____ DATA

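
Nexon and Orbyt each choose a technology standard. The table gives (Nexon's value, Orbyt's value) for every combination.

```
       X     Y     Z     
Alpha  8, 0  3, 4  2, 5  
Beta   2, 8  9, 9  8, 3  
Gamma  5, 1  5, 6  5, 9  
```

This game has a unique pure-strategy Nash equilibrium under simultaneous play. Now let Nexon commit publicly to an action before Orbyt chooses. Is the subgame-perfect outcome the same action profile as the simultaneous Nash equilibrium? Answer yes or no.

Orbyt best-responds to each possible Nexon move:
- Alpha: Orbyt compares 0, 4, 5 and picks Z; Nexon would get 2.
- Beta: Orbyt compares 8, 9, 3 and picks Y; Nexon would get 9.
- Gamma: Orbyt compares 1, 6, 9 and picks Z; Nexon would get 5.
Nexon's induced payoffs are 2, 9, 5, so Nexon commits to Beta. Subgame-perfect outcome: (Beta, Y) with payoffs (9, 9).
For the simultaneous game, intersect best replies.
Nexon's best replies: X→Alpha; Y→Beta; Z→Beta.
Orbyt's best replies: Alpha→Z; Beta→Y; Gamma→Z.
The unique mutual best reply is (Beta, Y), giving (9, 9).
Sequential outcome (Beta, Y) coincides with the Nash profile (Beta, Y).

yes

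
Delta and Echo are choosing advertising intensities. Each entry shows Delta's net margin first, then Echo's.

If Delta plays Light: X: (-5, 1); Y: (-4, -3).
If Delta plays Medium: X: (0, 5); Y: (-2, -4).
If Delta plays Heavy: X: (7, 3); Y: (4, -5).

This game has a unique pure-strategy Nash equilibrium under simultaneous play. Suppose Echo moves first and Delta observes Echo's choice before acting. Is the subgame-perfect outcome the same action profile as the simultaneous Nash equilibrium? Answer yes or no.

Delta best-responds to each possible Echo move:
- X: Delta compares -5, 0, 7 and picks Heavy; Echo would get 3.
- Y: Delta compares -4, -2, 4 and picks Heavy; Echo would get -5.
Among 3, -5, the best is 3 at X. Subgame-perfect outcome: (Heavy, X) with payoffs (7, 3).
Now find the simultaneous Nash equilibrium.
Delta's best replies: X→Heavy; Y→Heavy.
Echo's best replies: Light→X; Medium→X; Heavy→X.
Only (Heavy, X) has each player best-responding; Nash payoffs (7, 3).
Sequential outcome (Heavy, X) coincides with the Nash profile (Heavy, X).

yes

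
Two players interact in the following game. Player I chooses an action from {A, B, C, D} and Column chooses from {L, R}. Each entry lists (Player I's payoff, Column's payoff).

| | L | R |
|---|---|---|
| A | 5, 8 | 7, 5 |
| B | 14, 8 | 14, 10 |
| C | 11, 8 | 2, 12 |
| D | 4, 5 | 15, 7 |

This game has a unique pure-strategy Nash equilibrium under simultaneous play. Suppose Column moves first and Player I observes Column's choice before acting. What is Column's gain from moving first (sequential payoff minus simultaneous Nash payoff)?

Backward induction with Column moving first.
- L → Player I plays B (best of 5, 14, 11, 4); Column gets 8.
- R → Player I plays D (best of 7, 14, 2, 15); Column gets 7.
Column's induced payoffs are 8, 7, so Column commits to L. Subgame-perfect outcome: (B, L) with payoffs (14, 8).
Under simultaneous play:
Player I's best replies: L→B; R→D.
Column's best replies: A→L; B→R; C→R; D→R.
Only (D, R) has each player best-responding; Nash payoffs (15, 7).
Column's commitment gain: 8 − 7 = 1.

1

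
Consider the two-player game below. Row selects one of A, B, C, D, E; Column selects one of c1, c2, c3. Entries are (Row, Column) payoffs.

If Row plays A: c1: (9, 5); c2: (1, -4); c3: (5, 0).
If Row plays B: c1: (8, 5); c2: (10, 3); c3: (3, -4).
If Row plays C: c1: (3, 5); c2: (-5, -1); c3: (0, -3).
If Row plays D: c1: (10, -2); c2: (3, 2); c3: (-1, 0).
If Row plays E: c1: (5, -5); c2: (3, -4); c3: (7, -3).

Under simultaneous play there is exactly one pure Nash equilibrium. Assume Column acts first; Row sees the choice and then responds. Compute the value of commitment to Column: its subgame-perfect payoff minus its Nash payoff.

Work backward from Row's decision.
- c1: Row compares 9, 8, 3, 10, 5 and picks D; Column would get -2.
- c2: Row compares 1, 10, -5, 3, 3 and picks B; Column would get 3.
- c3: Row compares 5, 3, 0, -1, 7 and picks E; Column would get -3.
Maximizing over -2, 3, -3, Column chooses c2. Subgame-perfect outcome: (B, c2) with payoffs (10, 3).
Now find the simultaneous Nash equilibrium.
Row's best replies: c1→D; c2→B; c3→E.
Column's best replies: A→c1; B→c1; C→c1; D→c2; E→c3.
The unique mutual best reply is (E, c3), giving (7, -3).
Column's commitment gain: 3 − -3 = 6.

6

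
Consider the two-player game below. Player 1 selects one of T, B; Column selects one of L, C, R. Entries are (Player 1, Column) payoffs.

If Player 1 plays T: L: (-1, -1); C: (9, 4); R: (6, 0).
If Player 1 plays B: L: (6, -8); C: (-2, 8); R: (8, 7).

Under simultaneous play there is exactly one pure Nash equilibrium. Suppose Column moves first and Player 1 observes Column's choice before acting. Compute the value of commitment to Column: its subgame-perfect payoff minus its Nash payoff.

3

Solve by backward induction (Column leads).
- L: Player 1 compares -1, 6 and picks B; Column would get -8.
- C: Player 1 compares 9, -2 and picks T; Column would get 4.
- R: Player 1 compares 6, 8 and picks B; Column would get 7.
Maximizing over -8, 4, 7, Column chooses R. Subgame-perfect outcome: (B, R) with payoffs (8, 7).
Now find the simultaneous Nash equilibrium.
Player 1's best replies: L→B; C→T; R→B.
Column's best replies: T→C; B→C.
Only (T, C) has each player best-responding; Nash payoffs (9, 4).
Column's commitment gain: 7 − 4 = 3.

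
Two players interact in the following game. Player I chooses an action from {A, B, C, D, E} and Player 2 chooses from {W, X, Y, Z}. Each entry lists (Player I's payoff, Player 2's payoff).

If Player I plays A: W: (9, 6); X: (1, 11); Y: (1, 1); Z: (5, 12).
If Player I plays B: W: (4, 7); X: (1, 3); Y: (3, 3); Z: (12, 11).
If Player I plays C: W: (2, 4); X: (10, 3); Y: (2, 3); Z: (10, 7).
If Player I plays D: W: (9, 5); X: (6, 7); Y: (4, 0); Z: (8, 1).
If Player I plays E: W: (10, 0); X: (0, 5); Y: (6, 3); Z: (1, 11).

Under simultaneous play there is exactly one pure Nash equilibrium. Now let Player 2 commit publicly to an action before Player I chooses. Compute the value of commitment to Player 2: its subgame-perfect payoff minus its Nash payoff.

0

Player I best-responds to each possible Player 2 move:
- W: Player I compares 9, 4, 2, 9, 10 and picks E; Player 2 would get 0.
- X: Player I compares 1, 1, 10, 6, 0 and picks C; Player 2 would get 3.
- Y: Player I compares 1, 3, 2, 4, 6 and picks E; Player 2 would get 3.
- Z: Player I compares 5, 12, 10, 8, 1 and picks B; Player 2 would get 11.
Among 0, 3, 3, 11, the best is 11 at Z. Subgame-perfect outcome: (B, Z) with payoffs (12, 11).
For the simultaneous game, intersect best replies.
Player I's best replies: W→E; X→C; Y→E; Z→B.
Player 2's best replies: A→Z; B→Z; C→Z; D→X; E→Z.
The unique mutual best reply is (B, Z), giving (12, 11).
Player 2's commitment gain: 11 − 11 = 0.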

________

§ **EXERCISE REQUIREMENTS**: Only the lines above from the line with "A | 5, 8 | 7, 5 |" to the line with "If Row plays E: c1: (5, -5);", those two lines included, should be reproduced exactly.

§ **TASK RESPONSE**:
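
| A | 5, 8 | 7, 5 |
| B | 14, 8 | 14, 10 |
| C | 11, 8 | 2, 12 |
| D | 4, 5 | 15, 7 |

This game has a unique pure-strategy Nash equilibrium under simultaneous play. Suppose Column moves first and Player I observes Column's choice before acting. What is Column's gain from moving first (sequential payoff minus simultaneous Nash payoff)?

Backward induction with Column moving first.
- L → Player I plays B (best of 5, 14, 11, 4); Column gets 8.
- R → Player I plays D (best of 7, 14, 2, 15); Column gets 7.
Column's induced payoffs are 8, 7, so Column commits to L. Subgame-perfect outcome: (B, L) with payoffs (14, 8).
Under simultaneous play:
Player I's best replies: L→B; R→D.
Column's best replies: A→L; B→R; C→R; D→R.
Only (D, R) has each player best-responding; Nash payoffs (15, 7).
Column's commitment gain: 8 − 7 = 1.

1

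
Consider the two-player game below. Row selects one of A, B, C, D, E; Column selects one of c1, c2, c3. Entries are (Row, Column) payoffs.

If Row plays A: c1: (9, 5); c2: (1, -4); c3: (5, 0).
If Row plays B: c1: (8, 5); c2: (10, 3); c3: (3, -4).
If Row plays C: c1: (3, 5); c2: (-5, -1); c3: (0, -3).
If Row plays D: c1: (10, -2); c2: (3, 2); c3: (-1, 0).
If Row plays E: c1: (5, -5); c2: (3, -4); c3: (7, -3).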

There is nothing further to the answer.